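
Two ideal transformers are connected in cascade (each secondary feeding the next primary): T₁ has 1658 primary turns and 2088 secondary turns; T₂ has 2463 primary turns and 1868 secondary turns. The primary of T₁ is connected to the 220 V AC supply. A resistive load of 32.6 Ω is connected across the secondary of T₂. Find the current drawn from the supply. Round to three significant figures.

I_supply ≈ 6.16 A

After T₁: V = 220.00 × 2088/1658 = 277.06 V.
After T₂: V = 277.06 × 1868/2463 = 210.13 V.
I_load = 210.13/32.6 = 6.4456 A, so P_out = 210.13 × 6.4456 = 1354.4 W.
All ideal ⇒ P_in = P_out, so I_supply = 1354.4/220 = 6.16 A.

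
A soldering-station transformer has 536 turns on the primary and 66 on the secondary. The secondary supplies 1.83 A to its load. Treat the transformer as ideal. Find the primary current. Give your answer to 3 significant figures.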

========================================

### Required work
Reproduce each record shown above without altering a single word.

### Exercise output
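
Two ideal transformers are connected in cascade (each secondary feeding the next primary): T₁ has 1658 primary turns and 2088 secondary turns; T₂ has 2463 primary turns and 1868 secondary turns. The primary of T₁ is connected to the 220 V AC supply. A resistive load of 32.6 Ω is connected across the secondary of T₂. Find the current drawn from the supply. Round to three significant figures.

I_supply ≈ 6.16 A

After T₁: V = 220.00 × 2088/1658 = 277.06 V.
After T₂: V = 277.06 × 1868/2463 = 210.13 V.
I_load = 210.13/32.6 = 6.4456 A, so P_out = 210.13 × 6.4456 = 1354.4 W.
All ideal ⇒ P_in = P_out, so I_supply = 1354.4/220 = 6.16 A.

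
A soldering-station transformer has 536 turns on the primary and 66 on the secondary. The secondary supplies 1.83 A to its load. Treat the transformer as ideal. Find the primary current. Give your answer to 3 significant figures.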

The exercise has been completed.